WHAT YOU WILL DO - From the top of the records below down to the line containing "rank of the top-left 2×1", reproduce every line exactly.

RECORDS FOR THE TASK -

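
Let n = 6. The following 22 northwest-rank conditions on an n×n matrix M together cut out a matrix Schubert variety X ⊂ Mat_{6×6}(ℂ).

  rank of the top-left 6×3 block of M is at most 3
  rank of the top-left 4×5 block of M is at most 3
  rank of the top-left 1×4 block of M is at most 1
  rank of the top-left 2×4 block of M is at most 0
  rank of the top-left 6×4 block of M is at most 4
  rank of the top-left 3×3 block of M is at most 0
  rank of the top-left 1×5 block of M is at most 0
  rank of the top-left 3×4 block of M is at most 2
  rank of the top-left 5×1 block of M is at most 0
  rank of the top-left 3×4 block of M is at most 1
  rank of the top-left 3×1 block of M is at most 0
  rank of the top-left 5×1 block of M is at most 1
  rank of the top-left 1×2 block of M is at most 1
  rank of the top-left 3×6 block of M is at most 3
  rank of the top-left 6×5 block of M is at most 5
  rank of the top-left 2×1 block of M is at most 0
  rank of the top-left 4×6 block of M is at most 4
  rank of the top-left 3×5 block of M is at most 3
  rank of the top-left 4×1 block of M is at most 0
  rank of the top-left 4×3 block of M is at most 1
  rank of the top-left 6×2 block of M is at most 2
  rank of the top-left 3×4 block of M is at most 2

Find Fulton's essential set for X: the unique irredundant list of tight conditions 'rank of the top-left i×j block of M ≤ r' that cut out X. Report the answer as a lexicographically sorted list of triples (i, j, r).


The tightest implied rank at each (i,j), from the 22 conditions:

  row 1: 0 | 0 | 0 | 0 | 0 | 1
  row 2: 0 | 0 | 0 | 0 | 1 | 2
  row 3: 0 | 0 | 0 | 1 | 2 | 3
  row 4: 0 | 1 | 1 | 2 | 3 | 4
  row 5: 0 | 1 | 2 | 3 | 4 | 5
  row 6: 1 | 2 | 3 | 4 | 5 | 6

the unique w with this rank table is (6, 5, 4, 2, 3, 1).

Fulton essential set (4 of the 14 Rothe cells):

[(1, 5, 0), (2, 4, 0), (3, 3, 0), (5, 1, 0)]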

RESPONSE BELOW -
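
Let n = 6. The following 22 northwest-rank conditions on an n×n matrix M together cut out a matrix Schubert variety X ⊂ Mat_{6×6}(ℂ).

  rank of the top-left 6×3 block of M is at most 3
  rank of the top-left 4×5 block of M is at most 3
  rank of the top-left 1×4 block of M is at most 1
  rank of the top-left 2×4 block of M is at most 0
  rank of the top-left 6×4 block of M is at most 4
  rank of the top-left 3×3 block of M is at most 0
  rank of the top-left 1×5 block of M is at most 0
  rank of the top-left 3×4 block of M is at most 2
  rank of the top-left 5×1 block of M is at most 0
  rank of the top-left 3×4 block of M is at most 1
  rank of the top-left 3×1 block of M is at most 0
  rank of the top-left 5×1 block of M is at most 1
  rank of the top-left 1×2 block of M is at most 1
  rank of the top-left 3×6 block of M is at most 3
  rank of the top-left 6×5 block of M is at most 5
  rank of the top-left 2×1 block of M is at most 0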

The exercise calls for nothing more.